# DIRECTIONS FOR THIS TASK:
Every record below is to be retyped exactly.

*** EXTRACTED ENTRIES ***

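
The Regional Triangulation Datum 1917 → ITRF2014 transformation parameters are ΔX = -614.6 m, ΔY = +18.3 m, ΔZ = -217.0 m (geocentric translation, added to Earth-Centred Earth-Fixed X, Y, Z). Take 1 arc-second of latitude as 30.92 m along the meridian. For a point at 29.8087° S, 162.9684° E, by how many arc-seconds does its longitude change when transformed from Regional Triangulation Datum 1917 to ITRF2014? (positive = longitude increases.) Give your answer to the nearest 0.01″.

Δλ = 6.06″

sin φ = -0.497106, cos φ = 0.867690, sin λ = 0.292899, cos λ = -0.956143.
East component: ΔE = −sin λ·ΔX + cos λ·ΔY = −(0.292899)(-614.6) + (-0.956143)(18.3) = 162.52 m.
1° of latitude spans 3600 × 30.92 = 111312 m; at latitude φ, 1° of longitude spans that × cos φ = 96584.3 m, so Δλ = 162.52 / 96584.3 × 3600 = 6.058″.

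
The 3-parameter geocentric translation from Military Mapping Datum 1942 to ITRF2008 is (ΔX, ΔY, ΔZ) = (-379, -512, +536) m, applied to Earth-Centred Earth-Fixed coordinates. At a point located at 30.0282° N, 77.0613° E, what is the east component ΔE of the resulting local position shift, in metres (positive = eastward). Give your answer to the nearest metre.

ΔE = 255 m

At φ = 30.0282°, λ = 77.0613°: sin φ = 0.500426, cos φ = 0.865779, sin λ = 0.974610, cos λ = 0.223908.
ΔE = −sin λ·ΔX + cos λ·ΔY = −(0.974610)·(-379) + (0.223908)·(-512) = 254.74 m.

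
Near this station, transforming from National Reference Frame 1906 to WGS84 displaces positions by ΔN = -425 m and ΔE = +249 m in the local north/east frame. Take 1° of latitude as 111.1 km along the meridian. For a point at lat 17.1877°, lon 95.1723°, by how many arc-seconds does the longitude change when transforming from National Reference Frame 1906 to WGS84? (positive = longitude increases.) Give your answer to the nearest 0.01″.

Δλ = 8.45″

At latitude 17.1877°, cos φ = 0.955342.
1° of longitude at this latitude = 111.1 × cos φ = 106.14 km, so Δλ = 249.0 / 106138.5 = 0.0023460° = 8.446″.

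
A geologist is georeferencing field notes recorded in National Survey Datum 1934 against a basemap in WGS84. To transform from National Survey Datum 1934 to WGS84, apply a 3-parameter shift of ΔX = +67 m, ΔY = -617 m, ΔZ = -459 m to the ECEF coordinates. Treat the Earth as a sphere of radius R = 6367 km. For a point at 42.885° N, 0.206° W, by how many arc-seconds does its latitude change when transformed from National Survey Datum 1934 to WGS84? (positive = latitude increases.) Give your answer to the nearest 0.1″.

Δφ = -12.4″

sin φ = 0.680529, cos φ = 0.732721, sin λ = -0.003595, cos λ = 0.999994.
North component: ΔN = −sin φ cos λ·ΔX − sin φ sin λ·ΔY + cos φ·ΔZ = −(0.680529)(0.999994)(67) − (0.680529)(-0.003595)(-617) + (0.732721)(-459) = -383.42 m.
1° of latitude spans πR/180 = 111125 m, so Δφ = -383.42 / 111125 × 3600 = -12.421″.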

*** End of EXTRACTED ENTRIES ***

# RESULT FOR THIS EXERCISE:
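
The Regional Triangulation Datum 1917 → ITRF2014 transformation parameters are ΔX = -614.6 m, ΔY = +18.3 m, ΔZ = -217.0 m (geocentric translation, added to Earth-Centred Earth-Fixed X, Y, Z). Take 1 arc-second of latitude as 30.92 m along the meridian. For a point at 29.8087° S, 162.9684° E, by how many arc-seconds does its longitude change when transformed from Regional Triangulation Datum 1917 to ITRF2014? (positive = longitude increases.) Give your answer to the nearest 0.01″.

Δλ = 6.06″

sin φ = -0.497106, cos φ = 0.867690, sin λ = 0.292899, cos λ = -0.956143.
East component: ΔE = −sin λ·ΔX + cos λ·ΔY = −(0.292899)(-614.6) + (-0.956143)(18.3) = 162.52 m.
1° of latitude spans 3600 × 30.92 = 111312 m; at latitude φ, 1° of longitude spans that × cos φ = 96584.3 m, so Δλ = 162.52 / 96584.3 × 3600 = 6.058″.

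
The 3-parameter geocentric translation from Military Mapping Datum 1942 to ITRF2008 is (ΔX, ΔY, ΔZ) = (-379, -512, +536) m, applied to Earth-Centred Earth-Fixed coordinates. At a point located at 30.0282° N, 77.0613° E, what is the east component ΔE of the resulting local position shift, in metres (positive = eastward). Give your answer to the nearest metre.

ΔE = 255 m

At φ = 30.0282°, λ = 77.0613°: sin φ = 0.500426, cos φ = 0.865779, sin λ = 0.974610, cos λ = 0.223908.
ΔE = −sin λ·ΔX + cos λ·ΔY = −(0.974610)·(-379) + (0.223908)·(-512) = 254.74 m.

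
Near this station, transforming from National Reference Frame 1906 to WGS84 displaces positions by ΔN = -425 m and ΔE = +249 m in the local north/east frame. Take 1° of latitude as 111.1 km along the meridian. For a point at lat 17.1877°, lon 95.1723°, by how many arc-seconds does the longitude change when transforming from National Reference Frame 1906 to WGS84? (positive = longitude increases.) Give your answer to the nearest 0.01″.

Δλ = 8.45″

At latitude 17.1877°, cos φ = 0.955342.
1° of longitude at this latitude = 111.1 × cos φ = 106.14 km, so Δλ = 249.0 / 106138.5 = 0.0023460° = 8.446″.

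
A geologist is georeferencing field notes recorded in National Survey Datum 1934 against a basemap in WGS84. To transform from National Survey Datum 1934 to WGS84, apply a 3-parameter shift of ΔX = +67 m, ΔY = -617 m, ΔZ = -459 m to the ECEF coordinates. Treat the Earth as a sphere of radius R = 6367 km. For a point at 42.885° N, 0.206° W, by how many arc-seconds does its latitude change when transformed from National Survey Datum 1934 to WGS84? (positive = latitude increases.) Give your answer to the nearest 0.1″.

Δφ = -12.4″

sin φ = 0.680529, cos φ = 0.732721, sin λ = -0.003595, cos λ = 0.999994.
North component: ΔN = −sin φ cos λ·ΔX − sin φ sin λ·ΔY + cos φ·ΔZ = −(0.680529)(0.999994)(67) − (0.680529)(-0.003595)(-617) + (0.732721)(-459) = -383.42 m.
1° of latitude spans πR/180 = 111125 m, so Δφ = -383.42 / 111125 × 3600 = -12.421″.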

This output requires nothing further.